── Dataset records

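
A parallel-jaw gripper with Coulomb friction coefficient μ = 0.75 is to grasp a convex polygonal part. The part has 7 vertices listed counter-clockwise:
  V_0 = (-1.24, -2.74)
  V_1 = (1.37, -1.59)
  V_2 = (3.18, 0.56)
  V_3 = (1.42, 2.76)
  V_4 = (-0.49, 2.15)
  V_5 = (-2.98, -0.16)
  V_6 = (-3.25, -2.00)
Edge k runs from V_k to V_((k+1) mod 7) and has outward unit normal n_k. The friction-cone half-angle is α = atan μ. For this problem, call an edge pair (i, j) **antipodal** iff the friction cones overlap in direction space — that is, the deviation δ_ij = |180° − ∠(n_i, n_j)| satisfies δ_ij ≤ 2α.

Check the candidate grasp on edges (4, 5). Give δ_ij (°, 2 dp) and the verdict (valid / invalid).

α = atan 0.75 = 36.87°;  2α = 73.74°
edge 4: e_4 = (-2.49, -2.31);  n_4 = (-0.6801, +0.7331)
edge 5: e_5 = (-0.27, -1.84);  n_5 = (-0.9894, +0.1452)
∠(n_4, n_5) = 38.80°
δ = |180° − 38.80°| = 141.20°
141.20° > 2α = 73.74°  →  invalid

δ = 141.20°, invalid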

────

▶ _What the task requires_
Return, exactly, the lines from the first line of the records above to the line containing "V_3 = (1.42, 2.76)", both included.

▶ _Exercise solution_
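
A parallel-jaw gripper with Coulomb friction coefficient μ = 0.75 is to grasp a convex polygonal part. The part has 7 vertices listed counter-clockwise:
  V_0 = (-1.24, -2.74)
  V_1 = (1.37, -1.59)
  V_2 = (3.18, 0.56)
  V_3 = (1.42, 2.76)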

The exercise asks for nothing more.